### Input material

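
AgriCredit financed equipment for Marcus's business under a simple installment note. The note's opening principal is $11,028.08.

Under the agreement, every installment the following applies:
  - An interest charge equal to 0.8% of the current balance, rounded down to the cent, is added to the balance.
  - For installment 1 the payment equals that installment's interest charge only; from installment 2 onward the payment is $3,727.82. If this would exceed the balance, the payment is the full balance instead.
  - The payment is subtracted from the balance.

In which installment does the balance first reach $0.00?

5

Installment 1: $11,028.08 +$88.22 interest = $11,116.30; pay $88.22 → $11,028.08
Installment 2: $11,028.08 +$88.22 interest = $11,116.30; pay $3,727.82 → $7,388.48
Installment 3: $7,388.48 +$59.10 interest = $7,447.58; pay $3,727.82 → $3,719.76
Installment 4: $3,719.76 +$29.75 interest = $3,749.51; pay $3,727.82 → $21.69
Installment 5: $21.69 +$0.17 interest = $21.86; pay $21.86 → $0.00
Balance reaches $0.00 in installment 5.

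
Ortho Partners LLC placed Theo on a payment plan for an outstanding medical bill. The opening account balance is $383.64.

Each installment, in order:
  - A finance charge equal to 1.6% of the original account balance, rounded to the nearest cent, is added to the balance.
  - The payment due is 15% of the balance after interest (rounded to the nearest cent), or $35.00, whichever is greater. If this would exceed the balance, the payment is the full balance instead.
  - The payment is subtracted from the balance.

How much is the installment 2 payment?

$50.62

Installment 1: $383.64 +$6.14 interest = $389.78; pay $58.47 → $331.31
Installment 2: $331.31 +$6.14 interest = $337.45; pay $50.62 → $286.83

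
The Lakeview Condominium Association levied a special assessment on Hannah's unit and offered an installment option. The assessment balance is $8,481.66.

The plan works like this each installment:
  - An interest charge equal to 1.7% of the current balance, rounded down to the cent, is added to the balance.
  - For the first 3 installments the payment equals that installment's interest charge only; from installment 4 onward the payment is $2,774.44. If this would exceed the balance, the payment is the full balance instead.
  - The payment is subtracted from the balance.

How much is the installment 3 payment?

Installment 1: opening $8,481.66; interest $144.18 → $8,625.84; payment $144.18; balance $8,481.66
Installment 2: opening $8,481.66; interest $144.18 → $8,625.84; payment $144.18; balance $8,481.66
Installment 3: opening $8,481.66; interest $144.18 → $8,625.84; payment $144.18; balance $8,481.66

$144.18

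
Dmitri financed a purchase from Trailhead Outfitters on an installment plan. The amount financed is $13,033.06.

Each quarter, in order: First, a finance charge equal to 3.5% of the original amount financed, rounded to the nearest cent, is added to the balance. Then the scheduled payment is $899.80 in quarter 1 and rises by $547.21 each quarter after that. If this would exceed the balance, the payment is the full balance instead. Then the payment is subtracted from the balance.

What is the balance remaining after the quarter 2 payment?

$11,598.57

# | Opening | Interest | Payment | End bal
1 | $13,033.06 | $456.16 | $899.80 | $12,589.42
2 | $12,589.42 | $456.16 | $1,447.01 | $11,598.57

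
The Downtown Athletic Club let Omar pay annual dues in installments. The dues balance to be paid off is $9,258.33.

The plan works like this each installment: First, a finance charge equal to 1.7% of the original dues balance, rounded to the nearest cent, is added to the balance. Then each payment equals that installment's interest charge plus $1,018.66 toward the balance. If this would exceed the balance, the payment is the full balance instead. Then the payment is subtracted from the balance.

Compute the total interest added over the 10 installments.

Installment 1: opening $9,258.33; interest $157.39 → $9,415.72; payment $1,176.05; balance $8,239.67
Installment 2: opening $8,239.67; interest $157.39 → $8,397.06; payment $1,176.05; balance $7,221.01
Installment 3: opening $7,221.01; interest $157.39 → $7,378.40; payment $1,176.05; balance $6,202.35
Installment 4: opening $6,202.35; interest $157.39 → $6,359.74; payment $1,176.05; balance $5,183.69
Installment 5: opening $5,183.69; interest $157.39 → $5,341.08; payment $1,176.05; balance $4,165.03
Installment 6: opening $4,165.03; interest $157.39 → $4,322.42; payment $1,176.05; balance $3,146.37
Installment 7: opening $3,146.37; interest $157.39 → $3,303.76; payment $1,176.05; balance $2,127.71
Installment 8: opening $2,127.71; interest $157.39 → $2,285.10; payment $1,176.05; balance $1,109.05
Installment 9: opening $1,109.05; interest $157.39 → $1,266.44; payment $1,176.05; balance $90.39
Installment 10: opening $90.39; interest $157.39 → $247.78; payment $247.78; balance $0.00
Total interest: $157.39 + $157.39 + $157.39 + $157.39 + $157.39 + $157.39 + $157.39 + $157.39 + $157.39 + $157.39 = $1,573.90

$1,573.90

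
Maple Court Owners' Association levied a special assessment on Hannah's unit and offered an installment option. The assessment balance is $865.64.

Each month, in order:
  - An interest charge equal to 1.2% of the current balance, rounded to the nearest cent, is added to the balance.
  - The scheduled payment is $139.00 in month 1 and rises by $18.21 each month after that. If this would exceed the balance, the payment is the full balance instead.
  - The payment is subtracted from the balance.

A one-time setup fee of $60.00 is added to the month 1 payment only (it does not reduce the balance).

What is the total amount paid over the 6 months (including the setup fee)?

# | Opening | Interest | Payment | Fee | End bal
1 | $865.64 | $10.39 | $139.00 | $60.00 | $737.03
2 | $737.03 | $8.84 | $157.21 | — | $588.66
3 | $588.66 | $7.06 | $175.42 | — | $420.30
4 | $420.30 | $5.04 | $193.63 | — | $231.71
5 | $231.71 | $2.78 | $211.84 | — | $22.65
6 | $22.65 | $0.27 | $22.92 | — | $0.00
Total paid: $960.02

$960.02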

### Instructions for the task
Among the lines of the data, find every one that holds "assessment" and copy it.

### Output of the exercise
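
The Lakeview Condominium Association levied a special assessment on Hannah's unit and offered an installment option. The assessment balance is $8,481.66.
Maple Court Owners' Association levied a special assessment on Hannah's unit and offered an installment option. The assessment balance is $865.64.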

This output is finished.